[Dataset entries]
-=-=-
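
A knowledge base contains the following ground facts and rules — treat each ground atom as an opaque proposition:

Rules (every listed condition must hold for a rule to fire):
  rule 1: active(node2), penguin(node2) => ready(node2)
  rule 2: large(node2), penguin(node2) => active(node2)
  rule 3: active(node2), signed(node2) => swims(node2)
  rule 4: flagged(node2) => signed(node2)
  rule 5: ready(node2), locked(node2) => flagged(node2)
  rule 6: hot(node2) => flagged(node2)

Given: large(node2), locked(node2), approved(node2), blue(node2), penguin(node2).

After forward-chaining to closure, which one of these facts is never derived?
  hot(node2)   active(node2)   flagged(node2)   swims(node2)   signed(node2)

hot(node2)

Round 1: rule 2 [large(node2), penguin(node2) => active(node2)]. Adds active(node2).
Round 2: rule 1 [active(node2), penguin(node2) => ready(node2)]. Adds ready(node2).
Round 3: rule 5 [ready(node2), locked(node2) => flagged(node2)]. Adds flagged(node2).
Round 4: rule 4 [flagged(node2) => signed(node2)]. Adds signed(node2).
Round 5: rule 3 [active(node2), signed(node2) => swims(node2)]. Adds swims(node2).
Derived: swims(node2) (round 5), signed(node2) (round 4), active(node2) (round 1), flagged(node2) (round 3). hot(node2) never appears in any round.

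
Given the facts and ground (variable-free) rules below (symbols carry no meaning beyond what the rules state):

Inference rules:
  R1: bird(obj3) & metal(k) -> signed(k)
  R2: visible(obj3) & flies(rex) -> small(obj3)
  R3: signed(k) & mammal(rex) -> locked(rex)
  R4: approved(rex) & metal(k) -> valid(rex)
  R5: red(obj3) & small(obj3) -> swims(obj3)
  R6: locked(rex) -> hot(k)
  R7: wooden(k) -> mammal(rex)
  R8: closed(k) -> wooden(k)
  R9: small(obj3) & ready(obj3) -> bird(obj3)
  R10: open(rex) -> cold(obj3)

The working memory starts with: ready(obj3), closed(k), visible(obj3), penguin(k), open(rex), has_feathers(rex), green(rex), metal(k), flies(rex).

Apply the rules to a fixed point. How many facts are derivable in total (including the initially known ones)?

Round 1 fires R2, R8, R10, giving small(obj3), wooden(k), cold(obj3).
Round 2 fires R7, R9, giving mammal(rex), bird(obj3).
Round 3 fires R1, giving signed(k).
Round 4 fires R3, giving locked(rex).
Round 5 fires R6, giving hot(k).
Closure: {bird(obj3), closed(k), cold(obj3), flies(rex), green(rex), has_feathers(rex), hot(k), locked(rex), mammal(rex), metal(k), open(rex), penguin(k), ready(obj3), signed(k), small(obj3), visible(obj3), wooden(k)} — 17 facts.

17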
-=-=-
Looking at the data above, write out exactly the lines that start at the one containing "approved(node2), blue(node2), penguin(node2)." and end at the one containing "After forward-chaining to"; include both and nothing beyond.

## Your solution
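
Given: large(node2), locked(node2), approved(node2), blue(node2), penguin(node2).

After forward-chaining to closure, which one of these facts is never derived?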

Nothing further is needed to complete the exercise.